** Opening Material for the task block **

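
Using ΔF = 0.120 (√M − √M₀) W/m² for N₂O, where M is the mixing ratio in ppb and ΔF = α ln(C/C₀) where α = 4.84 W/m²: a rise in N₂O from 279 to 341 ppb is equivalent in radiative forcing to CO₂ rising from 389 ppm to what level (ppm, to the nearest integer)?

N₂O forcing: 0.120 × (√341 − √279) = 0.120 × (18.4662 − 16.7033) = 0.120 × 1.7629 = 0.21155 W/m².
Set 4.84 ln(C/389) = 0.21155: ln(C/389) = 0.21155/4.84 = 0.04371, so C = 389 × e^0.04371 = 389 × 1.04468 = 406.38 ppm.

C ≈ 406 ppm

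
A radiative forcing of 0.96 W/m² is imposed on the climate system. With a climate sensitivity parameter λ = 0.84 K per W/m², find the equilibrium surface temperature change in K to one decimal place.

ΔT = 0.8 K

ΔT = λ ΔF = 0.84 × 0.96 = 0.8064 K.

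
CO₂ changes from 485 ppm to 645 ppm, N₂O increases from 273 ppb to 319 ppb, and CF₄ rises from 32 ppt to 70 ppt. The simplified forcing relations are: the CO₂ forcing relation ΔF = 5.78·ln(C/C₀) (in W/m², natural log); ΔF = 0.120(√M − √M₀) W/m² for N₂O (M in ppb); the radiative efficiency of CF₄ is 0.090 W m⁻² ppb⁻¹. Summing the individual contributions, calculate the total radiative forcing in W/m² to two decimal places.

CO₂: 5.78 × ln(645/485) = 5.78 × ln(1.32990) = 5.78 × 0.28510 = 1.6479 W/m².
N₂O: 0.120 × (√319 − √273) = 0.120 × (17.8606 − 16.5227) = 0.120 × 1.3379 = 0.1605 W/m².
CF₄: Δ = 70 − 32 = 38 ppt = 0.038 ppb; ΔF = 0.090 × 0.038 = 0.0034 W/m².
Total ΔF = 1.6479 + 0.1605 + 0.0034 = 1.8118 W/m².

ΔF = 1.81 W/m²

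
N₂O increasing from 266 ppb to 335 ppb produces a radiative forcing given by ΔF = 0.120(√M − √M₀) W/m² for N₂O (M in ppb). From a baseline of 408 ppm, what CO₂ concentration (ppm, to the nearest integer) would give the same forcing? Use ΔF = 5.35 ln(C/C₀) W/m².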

** Closing Material for the task block **
** Opening Material for the task block **

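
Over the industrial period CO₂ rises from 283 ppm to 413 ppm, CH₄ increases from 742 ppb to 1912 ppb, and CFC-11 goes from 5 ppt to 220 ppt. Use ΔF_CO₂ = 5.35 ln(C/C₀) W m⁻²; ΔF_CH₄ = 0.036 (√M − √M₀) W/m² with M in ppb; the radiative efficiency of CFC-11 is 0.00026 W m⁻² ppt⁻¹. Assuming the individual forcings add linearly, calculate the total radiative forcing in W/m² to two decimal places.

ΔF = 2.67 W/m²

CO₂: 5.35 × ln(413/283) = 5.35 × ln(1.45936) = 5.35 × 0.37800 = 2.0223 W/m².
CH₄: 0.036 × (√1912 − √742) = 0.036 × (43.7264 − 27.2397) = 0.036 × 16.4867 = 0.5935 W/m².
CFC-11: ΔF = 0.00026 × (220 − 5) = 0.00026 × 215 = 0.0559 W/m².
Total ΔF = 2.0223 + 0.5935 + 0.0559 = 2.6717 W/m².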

** Closing Material for the task block **

### Description of the task
Output exactly one stretch of the listing: from the line containing "Using ΔF = 0.120" through the line containing "N₂O increasing from", both end lines included.

### Solution for this task
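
Using ΔF = 0.120 (√M − √M₀) W/m² for N₂O, where M is the mixing ratio in ppb and ΔF = α ln(C/C₀) where α = 4.84 W/m²: a rise in N₂O from 279 to 341 ppb is equivalent in radiative forcing to CO₂ rising from 389 ppm to what level (ppm, to the nearest integer)?

N₂O forcing: 0.120 × (√341 − √279) = 0.120 × (18.4662 − 16.7033) = 0.120 × 1.7629 = 0.21155 W/m².
Set 4.84 ln(C/389) = 0.21155: ln(C/389) = 0.21155/4.84 = 0.04371, so C = 389 × e^0.04371 = 389 × 1.04468 = 406.38 ppm.

C ≈ 406 ppm

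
A radiative forcing of 0.96 W/m² is imposed on the climate system. With a climate sensitivity parameter λ = 0.84 K per W/m², find the equilibrium surface temperature change in K to one decimal place.

ΔT = 0.8 K

ΔT = λ ΔF = 0.84 × 0.96 = 0.8064 K.

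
CO₂ changes from 485 ppm to 645 ppm, N₂O increases from 273 ppb to 319 ppb, and CF₄ rises from 32 ppt to 70 ppt. The simplified forcing relations are: the CO₂ forcing relation ΔF = 5.78·ln(C/C₀) (in W/m², natural log); ΔF = 0.120(√M − √M₀) W/m² for N₂O (M in ppb); the radiative efficiency of CF₄ is 0.090 W m⁻² ppb⁻¹. Summing the individual contributions, calculate the total radiative forcing in W/m² to two decimal places.

CO₂: 5.78 × ln(645/485) = 5.78 × ln(1.32990) = 5.78 × 0.28510 = 1.6479 W/m².
N₂O: 0.120 × (√319 − √273) = 0.120 × (17.8606 − 16.5227) = 0.120 × 1.3379 = 0.1605 W/m².
CF₄: Δ = 70 − 32 = 38 ppt = 0.038 ppb; ΔF = 0.090 × 0.038 = 0.0034 W/m².
Total ΔF = 1.6479 + 0.1605 + 0.0034 = 1.8118 W/m².

ΔF = 1.81 W/m²

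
N₂O increasing from 266 ppb to 335 ppb produces a radiative forcing given by ΔF = 0.120(√M − √M₀) W/m² for N₂O (M in ppb). From a baseline of 408 ppm, what CO₂ concentration (ppm, to the nearest integer) would give the same forcing? Use ΔF = 5.35 ln(C/C₀) W/m².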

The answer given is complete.